Records contained in a dataset
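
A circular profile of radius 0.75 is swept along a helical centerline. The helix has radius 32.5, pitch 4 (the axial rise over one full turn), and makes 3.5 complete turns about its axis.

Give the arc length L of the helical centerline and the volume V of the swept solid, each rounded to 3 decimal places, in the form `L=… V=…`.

2πR = 2π·32.5 = 204.203522
per-turn = √(204.203522² + 4²) = √(41699.0786 + 16) = √41715.0786 = 204.242695
L = 3.5 × 204.242695 = 714.849434
V = π·0.75² × L = 1.767146 × 714.849434 = 1263.243223

L=714.849 V=1263.243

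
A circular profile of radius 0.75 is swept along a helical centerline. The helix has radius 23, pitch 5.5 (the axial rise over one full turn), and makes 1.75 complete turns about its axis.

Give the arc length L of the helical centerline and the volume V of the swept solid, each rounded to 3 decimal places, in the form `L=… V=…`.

L=253.081 V=447.232

2πR = 2π·23 = 144.513262
per-turn = √(144.513262² + 5.5²) = √(20884.0829 + 30.25) = √20914.3329 = 144.617886
L = 1.75 × 144.617886 = 253.081300
V = π·0.75² × L = 1.767146 × 253.081300 = 447.231574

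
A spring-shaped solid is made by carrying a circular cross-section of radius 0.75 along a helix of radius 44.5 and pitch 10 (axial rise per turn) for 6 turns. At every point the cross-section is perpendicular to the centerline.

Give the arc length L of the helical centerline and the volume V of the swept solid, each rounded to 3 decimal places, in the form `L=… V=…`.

2πR = 2π·44.5 = 279.601746
per-turn = √(279.601746² + 10²) = √(78177.1365 + 100) = √78277.1365 = 279.780515
L = 6 × 279.780515 = 1678.683089
V = π·0.75² × L = 1.767146 × 1678.683089 = 2966.477883

L=1678.683 V=2966.478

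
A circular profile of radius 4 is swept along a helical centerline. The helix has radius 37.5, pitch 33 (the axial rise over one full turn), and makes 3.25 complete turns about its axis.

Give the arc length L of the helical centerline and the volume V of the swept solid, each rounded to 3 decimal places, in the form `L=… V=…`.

2πR = 2π·37.5 = 235.619449
per-turn = √(235.619449² + 33²) = √(55516.5248 + 1089) = √56605.5248 = 237.919156
L = 3.25 × 237.919156 = 773.237257
V = π·4² × L = 50.265482 × 773.237257 = 38867.143765

L=773.237 V=38867.144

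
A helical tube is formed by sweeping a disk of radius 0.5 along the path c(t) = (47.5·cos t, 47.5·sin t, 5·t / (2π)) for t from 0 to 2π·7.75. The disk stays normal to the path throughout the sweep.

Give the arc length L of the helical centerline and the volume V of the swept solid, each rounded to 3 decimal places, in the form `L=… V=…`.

2πR = 2π·47.5 = 298.451302
per-turn = √(298.451302² + 5²) = √(89073.1797 + 25) = √89098.1797 = 298.493182
L = 7.75 × 298.493182 = 2313.322161
V = π·0.5² × L = 0.785398 × 2313.322161 = 1816.878976

L=2313.322 V=1816.879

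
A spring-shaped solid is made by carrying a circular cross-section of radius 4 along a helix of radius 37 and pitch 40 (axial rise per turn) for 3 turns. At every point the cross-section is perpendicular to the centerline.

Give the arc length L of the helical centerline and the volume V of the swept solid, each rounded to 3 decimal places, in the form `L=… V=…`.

L=707.682 V=35571.969

2πR = 2π·37 = 232.477856
per-turn = √(232.477856² + 40²) = √(54045.9537 + 1600) = √55645.9537 = 235.893946
L = 3 × 235.893946 = 707.681838
V = π·4² × L = 50.265482 × 707.681838 = 35571.968995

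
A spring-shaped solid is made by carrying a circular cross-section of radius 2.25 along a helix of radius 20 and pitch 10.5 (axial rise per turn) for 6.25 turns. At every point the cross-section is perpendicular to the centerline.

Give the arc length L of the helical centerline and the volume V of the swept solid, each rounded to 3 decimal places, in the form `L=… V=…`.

2πR = 2π·20 = 125.663706
per-turn = √(125.663706² + 10.5²) = √(15791.3670 + 110.25) = √15901.6170 = 126.101614
L = 6.25 × 126.101614 = 788.135087
V = π·2.25² × L = 15.904313 × 788.135087 = 12534.746963

L=788.135 V=12534.747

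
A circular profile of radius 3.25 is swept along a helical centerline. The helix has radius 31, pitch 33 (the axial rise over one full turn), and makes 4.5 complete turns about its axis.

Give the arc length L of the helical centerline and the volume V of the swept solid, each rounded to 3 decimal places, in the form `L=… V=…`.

L=888.995 V=29499.586

2πR = 2π·31 = 194.778745
per-turn = √(194.778745² + 33²) = √(37938.7593 + 1089) = √39027.7593 = 197.554446
L = 4.5 × 197.554446 = 888.995009
V = π·3.25² × L = 33.183072 × 888.995009 = 29499.585753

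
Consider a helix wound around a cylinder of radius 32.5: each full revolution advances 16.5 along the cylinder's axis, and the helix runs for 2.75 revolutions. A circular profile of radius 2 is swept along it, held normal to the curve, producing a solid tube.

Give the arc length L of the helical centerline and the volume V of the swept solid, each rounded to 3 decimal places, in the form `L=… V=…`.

L=563.390 V=7079.766

2πR = 2π·32.5 = 204.203522
per-turn = √(204.203522² + 16.5²) = √(41699.0786 + 272.25) = √41971.3286 = 204.869052
L = 2.75 × 204.869052 = 563.389894
V = π·2² × L = 12.566371 × 563.389894 = 7079.766207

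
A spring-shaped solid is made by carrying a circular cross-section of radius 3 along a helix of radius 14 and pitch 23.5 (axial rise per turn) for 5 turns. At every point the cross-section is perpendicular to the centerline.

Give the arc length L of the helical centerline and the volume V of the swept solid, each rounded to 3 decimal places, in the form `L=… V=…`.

2πR = 2π·14 = 87.964594
per-turn = √(87.964594² + 23.5²) = √(7737.7699 + 552.25) = √8290.0199 = 91.049546
L = 5 × 91.049546 = 455.247731
V = π·3² × L = 28.274334 × 455.247731 = 12871.826336

L=455.248 V=12871.826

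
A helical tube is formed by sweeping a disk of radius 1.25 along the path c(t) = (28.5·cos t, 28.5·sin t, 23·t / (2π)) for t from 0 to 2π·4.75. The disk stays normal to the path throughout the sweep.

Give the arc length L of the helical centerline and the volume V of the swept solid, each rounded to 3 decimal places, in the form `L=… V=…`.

2πR = 2π·28.5 = 179.070781
per-turn = √(179.070781² + 23²) = √(32066.3447 + 529) = √32595.3447 = 180.541809
L = 4.75 × 180.541809 = 857.573591
V = π·1.25² × L = 4.908739 × 857.573591 = 4209.604523

L=857.574 V=4209.605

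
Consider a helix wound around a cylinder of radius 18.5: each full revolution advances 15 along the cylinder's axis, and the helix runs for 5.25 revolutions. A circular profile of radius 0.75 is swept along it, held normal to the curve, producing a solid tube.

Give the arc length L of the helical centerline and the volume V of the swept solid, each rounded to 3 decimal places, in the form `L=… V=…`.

L=615.315 V=1087.351

2πR = 2π·18.5 = 116.238928
per-turn = √(116.238928² + 15²) = √(13511.4884 + 225) = √13736.4884 = 117.202766
L = 5.25 × 117.202766 = 615.314523
V = π·0.75² × L = 1.767146 × 615.314523 = 1087.350517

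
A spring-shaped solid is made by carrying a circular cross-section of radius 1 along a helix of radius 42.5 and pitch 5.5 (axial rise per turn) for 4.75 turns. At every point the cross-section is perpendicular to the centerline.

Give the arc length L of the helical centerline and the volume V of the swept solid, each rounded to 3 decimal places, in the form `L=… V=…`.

2πR = 2π·42.5 = 267.035376
per-turn = √(267.035376² + 5.5²) = √(71307.8918 + 30.25) = √71338.1418 = 267.092010
L = 4.75 × 267.092010 = 1268.687047
V = π·1² × L = 3.141593 × 1268.687047 = 3985.697908

L=1268.687 V=3985.698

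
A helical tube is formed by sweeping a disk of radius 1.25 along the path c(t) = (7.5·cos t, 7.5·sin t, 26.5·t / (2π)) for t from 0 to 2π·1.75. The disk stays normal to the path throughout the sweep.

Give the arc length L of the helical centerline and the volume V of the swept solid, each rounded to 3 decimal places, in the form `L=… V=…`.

2πR = 2π·7.5 = 47.123890
per-turn = √(47.123890² + 26.5²) = √(2220.6610 + 702.25) = √2922.9110 = 54.063953
L = 1.75 × 54.063953 = 94.611917
V = π·1.25² × L = 4.908739 × 94.611917 = 464.425163

L=94.612 V=464.425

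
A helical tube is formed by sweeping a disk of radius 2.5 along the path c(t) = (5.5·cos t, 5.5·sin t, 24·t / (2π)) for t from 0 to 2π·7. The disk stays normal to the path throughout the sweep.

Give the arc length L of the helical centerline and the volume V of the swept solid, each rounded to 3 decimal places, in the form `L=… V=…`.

L=294.518 V=5782.848

2πR = 2π·5.5 = 34.557519
per-turn = √(34.557519² + 24²) = √(1194.2221 + 576) = √1770.2221 = 42.074008
L = 7 × 42.074008 = 294.518055
V = π·2.5² × L = 19.634954 × 294.518055 = 5782.848480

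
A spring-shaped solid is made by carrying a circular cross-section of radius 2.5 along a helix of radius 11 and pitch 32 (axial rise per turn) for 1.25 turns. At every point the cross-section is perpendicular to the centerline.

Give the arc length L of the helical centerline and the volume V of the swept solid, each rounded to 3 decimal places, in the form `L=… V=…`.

L=95.204 V=1869.335

2πR = 2π·11 = 69.115038
per-turn = √(69.115038² + 32²) = √(4776.8885 + 1024) = √5800.8885 = 76.163564
L = 1.25 × 76.163564 = 95.204455
V = π·2.5² × L = 19.634954 × 95.204455 = 1869.335110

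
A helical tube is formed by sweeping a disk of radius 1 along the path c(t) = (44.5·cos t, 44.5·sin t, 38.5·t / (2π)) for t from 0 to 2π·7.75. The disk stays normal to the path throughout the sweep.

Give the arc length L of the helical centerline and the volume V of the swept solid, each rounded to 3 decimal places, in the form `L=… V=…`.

L=2187.360 V=6871.793

2πR = 2π·44.5 = 279.601746
per-turn = √(279.601746² + 38.5²) = √(78177.1365 + 1482.25) = √79659.3865 = 282.239945
L = 7.75 × 282.239945 = 2187.359572
V = π·1² × L = 3.141593 × 2187.359572 = 6871.792764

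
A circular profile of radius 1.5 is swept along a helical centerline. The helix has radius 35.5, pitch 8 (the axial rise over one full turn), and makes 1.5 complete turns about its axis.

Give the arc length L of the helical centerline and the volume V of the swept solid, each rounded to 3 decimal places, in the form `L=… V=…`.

2πR = 2π·35.5 = 223.053078
per-turn = √(223.053078² + 8²) = √(49752.6758 + 64) = √49816.6758 = 223.196496
L = 1.5 × 223.196496 = 334.794744
V = π·1.5² × L = 7.068583 × 334.794744 = 2366.524593

L=334.795 V=2366.525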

→ **ACTIVITY**: What is needed here is one number: how many lines of the entries hold the string "around".

→ **REPLY TO THE TASK**: 2